Exercise: In the data below, one line contains "Compute safety stock" and a later one contains "A warehouse orders Q = 619.9855". Print both, with every line between them, exactly and alone.

*** Block opens ***

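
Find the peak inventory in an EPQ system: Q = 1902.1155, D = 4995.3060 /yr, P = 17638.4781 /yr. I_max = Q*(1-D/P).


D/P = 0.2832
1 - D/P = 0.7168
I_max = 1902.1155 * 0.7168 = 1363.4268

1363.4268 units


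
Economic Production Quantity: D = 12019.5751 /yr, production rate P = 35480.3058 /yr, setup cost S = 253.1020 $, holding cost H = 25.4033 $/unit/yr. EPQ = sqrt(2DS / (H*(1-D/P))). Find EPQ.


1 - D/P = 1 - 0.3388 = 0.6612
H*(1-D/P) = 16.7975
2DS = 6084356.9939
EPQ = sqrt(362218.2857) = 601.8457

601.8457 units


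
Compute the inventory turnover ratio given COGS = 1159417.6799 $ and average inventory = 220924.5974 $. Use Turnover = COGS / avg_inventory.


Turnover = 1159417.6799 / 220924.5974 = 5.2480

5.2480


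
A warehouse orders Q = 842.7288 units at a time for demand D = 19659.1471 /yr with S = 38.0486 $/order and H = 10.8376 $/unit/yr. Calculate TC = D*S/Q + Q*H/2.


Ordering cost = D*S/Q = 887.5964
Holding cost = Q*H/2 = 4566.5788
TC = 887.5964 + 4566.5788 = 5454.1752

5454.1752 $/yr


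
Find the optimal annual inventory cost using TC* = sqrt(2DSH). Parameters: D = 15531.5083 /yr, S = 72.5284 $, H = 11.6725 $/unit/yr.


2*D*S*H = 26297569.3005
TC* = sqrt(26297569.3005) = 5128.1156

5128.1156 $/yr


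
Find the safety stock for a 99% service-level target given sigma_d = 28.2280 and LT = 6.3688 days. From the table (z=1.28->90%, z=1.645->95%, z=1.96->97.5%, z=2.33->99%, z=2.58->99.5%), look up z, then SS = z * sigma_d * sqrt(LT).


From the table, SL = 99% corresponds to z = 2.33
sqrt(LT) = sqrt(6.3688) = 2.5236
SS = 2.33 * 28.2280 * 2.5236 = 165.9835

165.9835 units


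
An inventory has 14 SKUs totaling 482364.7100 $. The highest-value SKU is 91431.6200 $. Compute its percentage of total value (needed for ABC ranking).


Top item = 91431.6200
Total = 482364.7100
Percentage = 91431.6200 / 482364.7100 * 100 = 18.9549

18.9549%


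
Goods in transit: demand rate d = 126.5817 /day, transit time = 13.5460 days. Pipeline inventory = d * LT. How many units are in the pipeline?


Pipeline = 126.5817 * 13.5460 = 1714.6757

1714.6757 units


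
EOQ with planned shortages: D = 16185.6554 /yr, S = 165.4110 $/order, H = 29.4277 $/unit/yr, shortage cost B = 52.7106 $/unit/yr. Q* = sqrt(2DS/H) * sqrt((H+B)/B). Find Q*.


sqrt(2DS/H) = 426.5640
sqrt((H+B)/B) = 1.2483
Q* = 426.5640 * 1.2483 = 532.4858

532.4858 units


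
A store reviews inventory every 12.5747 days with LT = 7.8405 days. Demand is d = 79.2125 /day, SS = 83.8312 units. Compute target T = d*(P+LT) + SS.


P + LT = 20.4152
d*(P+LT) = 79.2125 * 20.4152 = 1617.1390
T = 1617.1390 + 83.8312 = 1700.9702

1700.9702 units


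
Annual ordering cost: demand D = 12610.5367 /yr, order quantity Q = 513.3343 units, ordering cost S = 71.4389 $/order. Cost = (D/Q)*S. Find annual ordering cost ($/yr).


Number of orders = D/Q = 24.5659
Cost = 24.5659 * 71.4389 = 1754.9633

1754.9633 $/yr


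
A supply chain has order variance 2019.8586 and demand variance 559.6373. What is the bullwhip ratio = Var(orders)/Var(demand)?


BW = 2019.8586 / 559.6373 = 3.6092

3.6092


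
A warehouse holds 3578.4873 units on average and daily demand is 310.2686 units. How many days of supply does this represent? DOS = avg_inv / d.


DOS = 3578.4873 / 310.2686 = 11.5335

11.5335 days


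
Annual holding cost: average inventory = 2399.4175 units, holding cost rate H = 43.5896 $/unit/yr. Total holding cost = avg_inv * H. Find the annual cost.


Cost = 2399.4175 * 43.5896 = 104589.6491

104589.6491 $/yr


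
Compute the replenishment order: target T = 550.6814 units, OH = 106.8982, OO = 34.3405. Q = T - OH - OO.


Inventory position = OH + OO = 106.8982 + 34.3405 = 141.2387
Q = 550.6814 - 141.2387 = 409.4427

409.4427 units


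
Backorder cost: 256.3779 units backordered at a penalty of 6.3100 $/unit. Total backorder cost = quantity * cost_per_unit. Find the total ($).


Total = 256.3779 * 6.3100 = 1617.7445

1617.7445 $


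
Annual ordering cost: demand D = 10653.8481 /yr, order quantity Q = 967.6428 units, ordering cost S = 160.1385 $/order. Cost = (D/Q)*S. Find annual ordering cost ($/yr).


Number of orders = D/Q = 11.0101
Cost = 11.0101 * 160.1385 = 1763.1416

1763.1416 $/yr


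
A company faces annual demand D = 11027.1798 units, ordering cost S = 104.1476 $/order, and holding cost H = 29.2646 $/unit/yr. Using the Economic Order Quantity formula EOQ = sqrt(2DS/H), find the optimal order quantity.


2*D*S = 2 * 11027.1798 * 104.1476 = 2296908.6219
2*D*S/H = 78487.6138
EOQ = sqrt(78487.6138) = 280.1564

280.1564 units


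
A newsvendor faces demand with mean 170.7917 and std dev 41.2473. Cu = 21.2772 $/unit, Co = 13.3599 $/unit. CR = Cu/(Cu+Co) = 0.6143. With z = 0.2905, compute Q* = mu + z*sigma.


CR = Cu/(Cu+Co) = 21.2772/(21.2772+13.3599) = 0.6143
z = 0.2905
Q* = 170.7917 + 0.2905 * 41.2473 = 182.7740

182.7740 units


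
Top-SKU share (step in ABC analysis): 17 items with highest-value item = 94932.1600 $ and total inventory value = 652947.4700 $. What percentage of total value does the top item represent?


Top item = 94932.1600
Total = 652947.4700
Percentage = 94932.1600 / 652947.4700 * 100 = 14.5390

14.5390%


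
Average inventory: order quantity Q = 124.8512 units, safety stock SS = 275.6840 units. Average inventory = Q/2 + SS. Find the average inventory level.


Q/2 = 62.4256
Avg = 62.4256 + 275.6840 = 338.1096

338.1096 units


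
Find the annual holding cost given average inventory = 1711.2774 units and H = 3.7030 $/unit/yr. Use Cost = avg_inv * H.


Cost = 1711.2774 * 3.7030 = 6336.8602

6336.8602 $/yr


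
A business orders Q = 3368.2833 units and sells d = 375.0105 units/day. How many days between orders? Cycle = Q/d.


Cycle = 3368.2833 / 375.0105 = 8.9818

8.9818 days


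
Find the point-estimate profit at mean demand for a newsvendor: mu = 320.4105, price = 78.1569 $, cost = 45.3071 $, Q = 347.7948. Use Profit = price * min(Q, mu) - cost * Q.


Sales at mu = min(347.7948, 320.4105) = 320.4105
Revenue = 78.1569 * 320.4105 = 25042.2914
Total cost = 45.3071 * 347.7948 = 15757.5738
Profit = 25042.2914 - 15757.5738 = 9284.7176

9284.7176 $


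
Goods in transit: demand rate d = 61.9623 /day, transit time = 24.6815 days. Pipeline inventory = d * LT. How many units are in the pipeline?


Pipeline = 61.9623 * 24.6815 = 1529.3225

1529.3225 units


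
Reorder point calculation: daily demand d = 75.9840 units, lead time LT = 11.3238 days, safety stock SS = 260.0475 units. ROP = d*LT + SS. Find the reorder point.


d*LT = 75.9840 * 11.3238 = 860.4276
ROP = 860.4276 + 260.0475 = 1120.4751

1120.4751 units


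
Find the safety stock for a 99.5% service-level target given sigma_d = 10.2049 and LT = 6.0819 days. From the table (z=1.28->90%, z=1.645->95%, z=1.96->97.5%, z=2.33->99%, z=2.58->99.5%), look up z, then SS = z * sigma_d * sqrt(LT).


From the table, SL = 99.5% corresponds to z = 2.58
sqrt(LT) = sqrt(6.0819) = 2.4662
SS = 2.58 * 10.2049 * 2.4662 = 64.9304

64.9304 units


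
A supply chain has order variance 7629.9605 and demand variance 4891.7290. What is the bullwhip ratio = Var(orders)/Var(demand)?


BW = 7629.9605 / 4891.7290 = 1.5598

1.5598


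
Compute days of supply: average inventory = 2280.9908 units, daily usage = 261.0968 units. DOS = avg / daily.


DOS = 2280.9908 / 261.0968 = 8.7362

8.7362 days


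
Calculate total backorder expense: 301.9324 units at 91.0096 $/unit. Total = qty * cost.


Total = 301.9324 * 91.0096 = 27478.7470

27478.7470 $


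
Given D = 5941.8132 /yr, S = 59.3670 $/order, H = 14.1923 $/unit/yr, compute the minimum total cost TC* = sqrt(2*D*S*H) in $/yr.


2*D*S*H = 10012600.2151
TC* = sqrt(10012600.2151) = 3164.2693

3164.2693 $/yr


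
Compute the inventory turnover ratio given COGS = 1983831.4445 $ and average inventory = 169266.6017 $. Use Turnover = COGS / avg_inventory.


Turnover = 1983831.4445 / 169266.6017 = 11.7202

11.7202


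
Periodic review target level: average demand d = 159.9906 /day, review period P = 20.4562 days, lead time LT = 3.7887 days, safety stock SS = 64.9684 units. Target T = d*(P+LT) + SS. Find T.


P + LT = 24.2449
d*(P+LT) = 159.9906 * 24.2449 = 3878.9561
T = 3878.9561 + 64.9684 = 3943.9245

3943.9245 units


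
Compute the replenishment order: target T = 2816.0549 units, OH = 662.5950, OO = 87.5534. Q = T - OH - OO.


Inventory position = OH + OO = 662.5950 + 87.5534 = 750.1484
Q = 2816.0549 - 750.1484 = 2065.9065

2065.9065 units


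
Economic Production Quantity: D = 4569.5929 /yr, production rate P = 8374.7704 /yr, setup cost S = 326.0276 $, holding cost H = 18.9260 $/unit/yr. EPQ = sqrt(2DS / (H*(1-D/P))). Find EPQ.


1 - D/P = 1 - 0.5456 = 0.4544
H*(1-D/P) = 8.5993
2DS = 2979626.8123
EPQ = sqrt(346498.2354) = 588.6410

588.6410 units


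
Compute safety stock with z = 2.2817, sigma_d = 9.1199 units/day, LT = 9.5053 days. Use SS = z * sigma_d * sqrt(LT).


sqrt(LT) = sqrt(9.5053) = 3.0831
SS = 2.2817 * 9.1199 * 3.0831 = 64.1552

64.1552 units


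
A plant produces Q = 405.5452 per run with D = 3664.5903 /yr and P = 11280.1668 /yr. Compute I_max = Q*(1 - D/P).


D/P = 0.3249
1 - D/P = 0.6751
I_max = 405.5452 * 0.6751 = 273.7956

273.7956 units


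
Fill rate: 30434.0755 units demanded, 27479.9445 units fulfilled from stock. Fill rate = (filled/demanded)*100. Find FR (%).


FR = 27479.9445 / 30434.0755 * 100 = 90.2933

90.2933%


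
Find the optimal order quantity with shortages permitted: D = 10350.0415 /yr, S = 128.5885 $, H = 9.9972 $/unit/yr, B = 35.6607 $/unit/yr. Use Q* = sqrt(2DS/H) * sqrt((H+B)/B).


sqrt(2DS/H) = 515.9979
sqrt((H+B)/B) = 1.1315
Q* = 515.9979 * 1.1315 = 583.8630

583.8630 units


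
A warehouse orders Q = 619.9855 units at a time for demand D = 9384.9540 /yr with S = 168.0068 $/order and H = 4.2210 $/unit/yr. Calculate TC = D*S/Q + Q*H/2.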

*** Block closes ***
*** Block opens ***

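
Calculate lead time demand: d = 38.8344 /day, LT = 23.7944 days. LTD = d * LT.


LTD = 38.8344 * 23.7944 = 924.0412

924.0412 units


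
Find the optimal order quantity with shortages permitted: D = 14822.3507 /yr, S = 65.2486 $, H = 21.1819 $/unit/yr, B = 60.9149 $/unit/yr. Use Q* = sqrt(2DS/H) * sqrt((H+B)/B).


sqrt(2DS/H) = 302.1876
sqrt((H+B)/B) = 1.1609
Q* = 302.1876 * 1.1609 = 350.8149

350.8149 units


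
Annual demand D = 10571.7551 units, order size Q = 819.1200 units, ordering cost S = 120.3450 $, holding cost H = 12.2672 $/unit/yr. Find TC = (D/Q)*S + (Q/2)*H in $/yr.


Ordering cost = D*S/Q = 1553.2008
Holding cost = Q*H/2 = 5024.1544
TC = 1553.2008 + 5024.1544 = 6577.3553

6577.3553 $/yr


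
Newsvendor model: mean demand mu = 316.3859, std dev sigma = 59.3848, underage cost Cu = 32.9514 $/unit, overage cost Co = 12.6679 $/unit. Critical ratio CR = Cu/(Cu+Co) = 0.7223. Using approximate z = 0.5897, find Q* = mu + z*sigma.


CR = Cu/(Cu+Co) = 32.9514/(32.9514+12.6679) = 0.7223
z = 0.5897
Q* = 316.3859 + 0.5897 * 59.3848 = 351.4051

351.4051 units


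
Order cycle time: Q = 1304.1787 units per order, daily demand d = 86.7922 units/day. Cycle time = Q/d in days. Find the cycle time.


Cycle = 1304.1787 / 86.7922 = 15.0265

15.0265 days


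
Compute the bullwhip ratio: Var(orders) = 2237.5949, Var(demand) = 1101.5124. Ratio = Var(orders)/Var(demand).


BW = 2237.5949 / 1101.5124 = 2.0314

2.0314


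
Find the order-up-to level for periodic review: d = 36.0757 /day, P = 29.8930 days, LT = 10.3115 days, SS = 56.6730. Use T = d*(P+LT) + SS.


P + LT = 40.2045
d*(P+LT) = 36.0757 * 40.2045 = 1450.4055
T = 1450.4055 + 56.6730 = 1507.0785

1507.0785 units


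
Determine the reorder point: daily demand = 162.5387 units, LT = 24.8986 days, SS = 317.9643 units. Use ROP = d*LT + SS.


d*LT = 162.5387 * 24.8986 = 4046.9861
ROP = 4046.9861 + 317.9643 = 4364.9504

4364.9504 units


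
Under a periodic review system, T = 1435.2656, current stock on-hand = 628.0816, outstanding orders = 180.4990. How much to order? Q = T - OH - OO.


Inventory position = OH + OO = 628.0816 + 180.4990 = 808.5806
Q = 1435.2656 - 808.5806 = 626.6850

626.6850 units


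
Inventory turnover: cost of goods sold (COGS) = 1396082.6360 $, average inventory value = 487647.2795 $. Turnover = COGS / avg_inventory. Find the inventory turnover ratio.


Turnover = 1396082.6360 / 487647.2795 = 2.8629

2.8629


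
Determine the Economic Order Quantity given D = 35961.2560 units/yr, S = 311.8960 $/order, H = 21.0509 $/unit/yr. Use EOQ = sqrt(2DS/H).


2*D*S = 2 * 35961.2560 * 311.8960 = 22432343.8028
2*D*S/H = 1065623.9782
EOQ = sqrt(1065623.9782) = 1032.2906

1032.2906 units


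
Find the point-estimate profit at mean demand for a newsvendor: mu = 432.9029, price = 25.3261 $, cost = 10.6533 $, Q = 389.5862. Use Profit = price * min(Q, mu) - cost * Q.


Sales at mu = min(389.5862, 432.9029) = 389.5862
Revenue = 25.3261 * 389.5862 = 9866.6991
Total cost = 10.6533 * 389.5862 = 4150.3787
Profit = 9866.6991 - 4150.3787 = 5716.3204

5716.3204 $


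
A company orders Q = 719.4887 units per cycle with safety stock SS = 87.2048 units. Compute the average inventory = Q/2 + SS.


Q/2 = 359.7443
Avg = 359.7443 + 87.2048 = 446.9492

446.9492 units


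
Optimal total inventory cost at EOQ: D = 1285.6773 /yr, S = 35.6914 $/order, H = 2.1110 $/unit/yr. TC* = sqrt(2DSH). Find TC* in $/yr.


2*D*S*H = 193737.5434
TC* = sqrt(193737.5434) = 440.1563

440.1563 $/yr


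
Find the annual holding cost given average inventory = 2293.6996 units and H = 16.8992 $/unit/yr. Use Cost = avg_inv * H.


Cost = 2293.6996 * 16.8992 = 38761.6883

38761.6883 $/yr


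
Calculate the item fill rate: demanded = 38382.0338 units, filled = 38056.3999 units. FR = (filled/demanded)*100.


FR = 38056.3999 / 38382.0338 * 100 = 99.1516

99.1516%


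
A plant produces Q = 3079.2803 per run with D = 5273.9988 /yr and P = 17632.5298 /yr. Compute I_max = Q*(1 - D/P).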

*** Block closes ***
*** Block opens ***

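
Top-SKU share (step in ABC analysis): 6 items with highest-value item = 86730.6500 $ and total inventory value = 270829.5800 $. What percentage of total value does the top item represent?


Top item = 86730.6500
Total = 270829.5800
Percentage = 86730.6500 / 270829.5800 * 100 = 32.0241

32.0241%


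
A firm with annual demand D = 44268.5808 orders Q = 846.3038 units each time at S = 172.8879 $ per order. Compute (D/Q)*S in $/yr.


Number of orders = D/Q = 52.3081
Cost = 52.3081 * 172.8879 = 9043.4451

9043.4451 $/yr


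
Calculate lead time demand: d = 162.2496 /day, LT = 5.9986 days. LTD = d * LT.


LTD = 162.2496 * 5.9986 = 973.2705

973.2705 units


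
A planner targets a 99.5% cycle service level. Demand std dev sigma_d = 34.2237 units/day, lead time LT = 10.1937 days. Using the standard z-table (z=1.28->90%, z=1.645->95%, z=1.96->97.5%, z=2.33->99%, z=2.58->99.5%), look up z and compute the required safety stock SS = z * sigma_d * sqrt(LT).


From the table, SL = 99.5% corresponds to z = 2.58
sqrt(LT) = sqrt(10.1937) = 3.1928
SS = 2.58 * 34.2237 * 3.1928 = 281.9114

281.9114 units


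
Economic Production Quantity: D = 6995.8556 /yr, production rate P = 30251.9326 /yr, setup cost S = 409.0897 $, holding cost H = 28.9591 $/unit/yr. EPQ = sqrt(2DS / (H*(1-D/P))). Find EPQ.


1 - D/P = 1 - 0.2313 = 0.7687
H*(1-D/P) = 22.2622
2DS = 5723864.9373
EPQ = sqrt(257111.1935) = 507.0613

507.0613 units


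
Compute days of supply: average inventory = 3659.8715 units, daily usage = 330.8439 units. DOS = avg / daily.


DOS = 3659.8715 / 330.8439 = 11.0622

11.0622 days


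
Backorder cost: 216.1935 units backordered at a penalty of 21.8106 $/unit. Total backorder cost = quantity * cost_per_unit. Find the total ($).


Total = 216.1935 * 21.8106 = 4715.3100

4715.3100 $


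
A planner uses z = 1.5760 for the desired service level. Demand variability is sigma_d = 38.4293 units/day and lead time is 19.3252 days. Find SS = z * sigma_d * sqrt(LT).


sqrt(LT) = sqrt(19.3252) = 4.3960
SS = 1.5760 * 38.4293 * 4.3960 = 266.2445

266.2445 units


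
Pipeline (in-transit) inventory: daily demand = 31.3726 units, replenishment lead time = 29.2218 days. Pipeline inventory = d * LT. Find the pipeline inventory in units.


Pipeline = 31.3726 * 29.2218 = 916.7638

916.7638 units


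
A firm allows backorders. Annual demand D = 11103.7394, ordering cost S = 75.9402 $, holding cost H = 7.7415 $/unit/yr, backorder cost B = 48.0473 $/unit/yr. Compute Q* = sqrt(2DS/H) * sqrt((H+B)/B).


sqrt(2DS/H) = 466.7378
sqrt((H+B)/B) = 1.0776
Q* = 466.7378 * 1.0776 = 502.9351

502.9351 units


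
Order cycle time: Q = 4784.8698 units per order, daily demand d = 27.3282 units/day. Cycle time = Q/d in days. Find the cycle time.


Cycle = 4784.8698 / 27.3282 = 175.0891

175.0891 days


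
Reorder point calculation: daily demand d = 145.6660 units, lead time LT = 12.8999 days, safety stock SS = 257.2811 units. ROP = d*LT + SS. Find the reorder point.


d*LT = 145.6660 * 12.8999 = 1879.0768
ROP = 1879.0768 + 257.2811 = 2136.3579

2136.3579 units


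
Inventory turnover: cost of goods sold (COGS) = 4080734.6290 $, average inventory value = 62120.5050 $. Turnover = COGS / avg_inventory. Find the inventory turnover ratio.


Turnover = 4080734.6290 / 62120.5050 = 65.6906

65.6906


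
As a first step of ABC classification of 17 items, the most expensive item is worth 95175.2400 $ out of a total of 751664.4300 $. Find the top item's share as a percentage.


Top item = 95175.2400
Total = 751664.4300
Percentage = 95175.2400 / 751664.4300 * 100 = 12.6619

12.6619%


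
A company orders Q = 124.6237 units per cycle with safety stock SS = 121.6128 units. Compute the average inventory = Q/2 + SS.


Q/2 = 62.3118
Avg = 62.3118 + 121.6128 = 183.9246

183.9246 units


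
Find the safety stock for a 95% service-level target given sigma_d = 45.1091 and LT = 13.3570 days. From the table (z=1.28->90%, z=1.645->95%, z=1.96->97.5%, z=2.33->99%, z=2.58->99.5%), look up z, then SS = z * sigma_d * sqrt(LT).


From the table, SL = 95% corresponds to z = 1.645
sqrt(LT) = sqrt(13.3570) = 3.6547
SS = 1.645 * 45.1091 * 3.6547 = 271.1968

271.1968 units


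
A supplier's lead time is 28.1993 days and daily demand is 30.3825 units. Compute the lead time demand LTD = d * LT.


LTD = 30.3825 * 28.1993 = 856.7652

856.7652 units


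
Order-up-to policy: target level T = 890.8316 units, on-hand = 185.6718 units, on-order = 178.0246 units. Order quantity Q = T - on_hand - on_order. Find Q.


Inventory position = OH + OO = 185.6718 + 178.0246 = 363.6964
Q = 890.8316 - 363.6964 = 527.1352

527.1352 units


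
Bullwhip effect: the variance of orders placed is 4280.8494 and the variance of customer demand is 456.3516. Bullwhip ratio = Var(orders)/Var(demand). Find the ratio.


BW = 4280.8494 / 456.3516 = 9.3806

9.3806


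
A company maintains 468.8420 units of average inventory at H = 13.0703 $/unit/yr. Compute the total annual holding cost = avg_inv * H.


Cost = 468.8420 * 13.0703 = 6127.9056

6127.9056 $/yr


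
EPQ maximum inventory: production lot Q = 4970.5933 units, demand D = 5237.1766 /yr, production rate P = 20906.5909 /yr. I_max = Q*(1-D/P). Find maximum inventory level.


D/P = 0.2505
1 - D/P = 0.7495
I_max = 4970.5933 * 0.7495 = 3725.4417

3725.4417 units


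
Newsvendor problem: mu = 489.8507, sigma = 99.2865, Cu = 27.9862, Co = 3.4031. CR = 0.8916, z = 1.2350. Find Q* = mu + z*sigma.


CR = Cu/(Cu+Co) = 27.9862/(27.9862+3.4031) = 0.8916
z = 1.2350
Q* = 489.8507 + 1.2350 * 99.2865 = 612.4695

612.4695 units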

*** Block closes ***

Response to the task:
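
Compute safety stock with z = 2.2817, sigma_d = 9.1199 units/day, LT = 9.5053 days. Use SS = z * sigma_d * sqrt(LT).


sqrt(LT) = sqrt(9.5053) = 3.0831
SS = 2.2817 * 9.1199 * 3.0831 = 64.1552

64.1552 units


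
A plant produces Q = 405.5452 per run with D = 3664.5903 /yr and P = 11280.1668 /yr. Compute I_max = Q*(1 - D/P).


D/P = 0.3249
1 - D/P = 0.6751
I_max = 405.5452 * 0.6751 = 273.7956

273.7956 units


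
Fill rate: 30434.0755 units demanded, 27479.9445 units fulfilled from stock. Fill rate = (filled/demanded)*100. Find FR (%).


FR = 27479.9445 / 30434.0755 * 100 = 90.2933

90.2933%


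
Find the optimal order quantity with shortages permitted: D = 10350.0415 /yr, S = 128.5885 $, H = 9.9972 $/unit/yr, B = 35.6607 $/unit/yr. Use Q* = sqrt(2DS/H) * sqrt((H+B)/B).


sqrt(2DS/H) = 515.9979
sqrt((H+B)/B) = 1.1315
Q* = 515.9979 * 1.1315 = 583.8630

583.8630 units


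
A warehouse orders Q = 619.9855 units at a time for demand D = 9384.9540 /yr with S = 168.0068 $/order and H = 4.2210 $/unit/yr. Calculate TC = D*S/Q + Q*H/2.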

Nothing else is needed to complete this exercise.